[Stored data]
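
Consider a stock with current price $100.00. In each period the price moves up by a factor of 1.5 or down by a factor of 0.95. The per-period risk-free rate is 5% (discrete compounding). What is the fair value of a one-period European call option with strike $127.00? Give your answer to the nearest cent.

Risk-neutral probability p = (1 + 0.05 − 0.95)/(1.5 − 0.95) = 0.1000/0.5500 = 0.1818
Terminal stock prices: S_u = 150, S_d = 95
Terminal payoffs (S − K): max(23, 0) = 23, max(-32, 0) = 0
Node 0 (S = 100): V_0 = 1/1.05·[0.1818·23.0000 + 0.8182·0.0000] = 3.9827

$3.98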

**The task:** An exact copy of every record is needed; write it out in full.

**Your solution:**
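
Consider a stock with current price $100.00. In each period the price moves up by a factor of 1.5 or down by a factor of 0.95. The per-period risk-free rate is 5% (discrete compounding). What is the fair value of a one-period European call option with strike $127.00? Give your answer to the nearest cent.

Risk-neutral probability p = (1 + 0.05 − 0.95)/(1.5 − 0.95) = 0.1000/0.5500 = 0.1818
Terminal stock prices: S_u = 150, S_d = 95
Terminal payoffs (S − K): max(23, 0) = 23, max(-32, 0) = 0
Node 0 (S = 100): V_0 = 1/1.05·[0.1818·23.0000 + 0.8182·0.0000] = 3.9827

$3.98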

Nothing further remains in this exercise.